TRY IT: Looking at the listing below, retype exactly the lines starting at the one containing "A robot arm's" and ending at the one containing "tvec = (0.2524, 0.0728, 0.8364)", both included, and nothing else.

%%

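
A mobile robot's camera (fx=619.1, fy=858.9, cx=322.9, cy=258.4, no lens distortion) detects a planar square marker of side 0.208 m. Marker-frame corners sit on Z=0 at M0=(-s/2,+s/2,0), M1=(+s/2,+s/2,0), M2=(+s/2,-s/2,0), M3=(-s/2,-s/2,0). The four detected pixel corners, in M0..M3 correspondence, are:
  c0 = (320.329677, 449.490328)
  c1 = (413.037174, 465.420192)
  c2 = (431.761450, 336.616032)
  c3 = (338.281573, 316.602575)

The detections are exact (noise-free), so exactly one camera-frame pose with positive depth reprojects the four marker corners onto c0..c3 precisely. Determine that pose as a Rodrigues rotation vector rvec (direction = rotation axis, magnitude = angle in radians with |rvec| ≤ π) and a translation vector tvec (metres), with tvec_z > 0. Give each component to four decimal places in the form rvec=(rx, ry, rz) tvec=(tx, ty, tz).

Intrinsics K: fx=619.1, fy=858.9, cx=322.9, cy=258.4
Marker side s = 0.208 m; corners in marker frame (Z=0):
  M0 = (-0.1040, +0.1040, 0)
  M1 = (+0.1040, +0.1040, 0)
  M2 = (+0.1040, -0.1040, 0)
  M3 = (-0.1040, -0.1040, 0)
Detected image corners:
  c0 = (320.329677, 449.490328) px
  c1 = (413.037174, 465.420192) px
  c2 = (431.761450, 336.616032) px
  c3 = (338.281573, 316.602575) px
Planar DLT: solve 8×8 A·h = b for H (H[2,2]=1):
  H  [+500.45664 -62.77758 +376.46938]
  H  [+141.51451 +655.43088 +392.62388]
  H  [+0.14076 +0.06762 +1.00000]
B = K⁻¹H; ‖b₁‖=0.758252, ‖b₂‖=0.758252; λ = 2/(‖b₁‖+‖b₂‖) = 1.318822, sign → tz>0 ⇒ λ=+1.318822
r₁ = λ·B[:,0] = (+0.96927,+0.16144,+0.18563); r₂ = λ·B[:,1] = (-0.18024,+0.97957,+0.08917)
r₃ = r₁×r₂ = (-0.16745,-0.11989,+0.97856); SVD([r₁ r₂ r₃]) → R = UVᵀ:
  R  [+0.96927 -0.18024 -0.16745]
  R  [+0.16144 +0.97957 -0.11989]
  R  [+0.18563 +0.08917 +0.97856]
t = (+0.11411, +0.20610, +1.31882) m
tr R = 2.927402; θ = arccos((tr R − 1)/2) = 0.270261 rad = 15.485°
axis k = ((R−Rᵀ)₃₂, (R−Rᵀ)₁₃, (R−Rᵀ)₂₁) / (2 sinθ) = (+0.391530, -0.661237, +0.639898)
rvec = θ·k = (+0.105815, -0.178707, +0.172940)

rvec=(0.1058, -0.1787, 0.1729) tvec=(0.1141, 0.2061, 1.3188)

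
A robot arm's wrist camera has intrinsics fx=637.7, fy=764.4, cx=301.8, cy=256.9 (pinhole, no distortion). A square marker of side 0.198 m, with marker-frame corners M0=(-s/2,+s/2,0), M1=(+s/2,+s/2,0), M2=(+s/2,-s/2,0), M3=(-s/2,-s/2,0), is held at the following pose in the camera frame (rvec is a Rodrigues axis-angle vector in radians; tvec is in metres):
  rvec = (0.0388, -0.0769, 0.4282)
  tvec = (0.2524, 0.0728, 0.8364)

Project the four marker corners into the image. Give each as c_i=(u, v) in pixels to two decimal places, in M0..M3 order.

c0=(395.05, 369.10) c1=(528.48, 440.81) c2=(592.00, 278.42) c3=(459.14, 203.13)

Intrinsics K: fx=637.7, fy=764.4, cx=301.8, cy=256.9
Marker side s = 0.198 m; corners in marker frame (Z=0):
  M0 = (-0.0990, +0.0990, 0)
  M1 = (+0.0990, +0.0990, 0)
  M2 = (+0.0990, -0.0990, 0)
  M3 = (-0.0990, -0.0990, 0)
rvec = (0.0388, -0.0769, 0.4282), |rvec| = θ = 0.43678 rad = 25.025°
Rodrigues: sinθ=0.42302, 1−cosθ=0.09388; R = I + sinθ·[k]× + (1−cosθ)·[k]×²:
    [+0.90686 -0.41618 -0.06630]
    [+0.41325 +0.90903 -0.05378]
    [+0.08265 +0.02137 +0.99635]
t = (0.2524, 0.0728, 0.8364) m
M0: Pc = R·M0+t = (+0.12142, +0.12188, +0.83033); u = 637.7·(+0.12142)/0.83033 + 301.8 = 395.0502, v = 764.4·(+0.12188)/0.83033 + 256.9 = 369.1044
M1: Pc = R·M1+t = (+0.30098, +0.20371, +0.84670); u = 637.7·(+0.30098)/0.84670 + 301.8 = 528.4841, v = 764.4·(+0.20371)/0.84670 + 256.9 = 440.8052
M2: Pc = R·M2+t = (+0.38338, +0.02372, +0.84247); u = 637.7·(+0.38338)/0.84247 + 301.8 = 591.9981, v = 764.4·(+0.02372)/0.84247 + 256.9 = 278.4196
M3: Pc = R·M3+t = (+0.20382, -0.05811, +0.82610); u = 637.7·(+0.20382)/0.82610 + 301.8 = 459.1389, v = 764.4·(-0.05811)/0.82610 + 256.9 = 203.1346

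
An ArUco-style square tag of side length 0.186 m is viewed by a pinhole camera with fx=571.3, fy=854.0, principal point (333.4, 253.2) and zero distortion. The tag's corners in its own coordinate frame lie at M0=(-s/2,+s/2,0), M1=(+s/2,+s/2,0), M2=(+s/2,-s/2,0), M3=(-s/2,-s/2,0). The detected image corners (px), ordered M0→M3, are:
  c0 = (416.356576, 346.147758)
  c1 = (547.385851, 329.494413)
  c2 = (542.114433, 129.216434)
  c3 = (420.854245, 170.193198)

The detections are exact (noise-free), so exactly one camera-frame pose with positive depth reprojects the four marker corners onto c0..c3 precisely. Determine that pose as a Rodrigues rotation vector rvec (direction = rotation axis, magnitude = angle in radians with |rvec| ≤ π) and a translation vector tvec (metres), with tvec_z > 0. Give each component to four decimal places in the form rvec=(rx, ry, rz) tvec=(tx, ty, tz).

Intrinsics K: fx=571.3, fy=854.0, cx=333.4, cy=253.2
Marker side s = 0.186 m; corners in marker frame (Z=0):
  M0 = (-0.0930, +0.0930, 0)
  M1 = (+0.0930, +0.0930, 0)
  M2 = (+0.0930, -0.0930, 0)
  M3 = (-0.0930, -0.0930, 0)
Detected image corners:
  c0 = (416.356576, 346.147758) px
  c1 = (547.385851, 329.494413) px
  c2 = (542.114433, 129.216434) px
  c3 = (420.854245, 170.193198) px
Planar DLT: solve 8×8 A·h = b for H (H[2,2]=1):
  H  [+311.79437 -199.20477 +477.22069]
  H  [-342.35144 +905.83826 +241.15763]
  H  [-0.75858 -0.41404 +1.00000]
B = K⁻¹H; ‖b₁‖=1.258356, ‖b₂‖=1.258356; λ = 2/(‖b₁‖+‖b₂‖) = 0.794688, sign → tz>0 ⇒ λ=+0.794688
r₁ = λ·B[:,0] = (+0.78551,-0.13984,-0.60284); r₂ = λ·B[:,1] = (-0.08508,+0.94048,-0.32903)
r₃ = r₁×r₂ = (+0.61297,+0.30975,+0.72686); SVD([r₁ r₂ r₃]) → R = UVᵀ:
  R  [+0.78551 -0.08508 +0.61297]
  R  [-0.13984 +0.94048 +0.30975]
  R  [-0.60284 -0.32903 +0.72686]
t = (+0.20006, -0.01121, +0.79469) m
tr R = 2.452856; θ = arccos((tr R − 1)/2) = 0.757686 rad = 43.412°
axis k = ((R−Rᵀ)₃₂, (R−Rᵀ)₁₃, (R−Rᵀ)₂₁) / (2 sinθ) = (-0.464739, +0.884551, -0.039840)
rvec = θ·k = (-0.352127, +0.670212, -0.030186)

rvec=(-0.3521, 0.6702, -0.0302) tvec=(0.2001, -0.0112, 0.7947)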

%%

RESPONSE AREA:
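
A robot arm's wrist camera has intrinsics fx=637.7, fy=764.4, cx=301.8, cy=256.9 (pinhole, no distortion). A square marker of side 0.198 m, with marker-frame corners M0=(-s/2,+s/2,0), M1=(+s/2,+s/2,0), M2=(+s/2,-s/2,0), M3=(-s/2,-s/2,0), is held at the following pose in the camera frame (rvec is a Rodrigues axis-angle vector in radians; tvec is in metres):
  rvec = (0.0388, -0.0769, 0.4282)
  tvec = (0.2524, 0.0728, 0.8364)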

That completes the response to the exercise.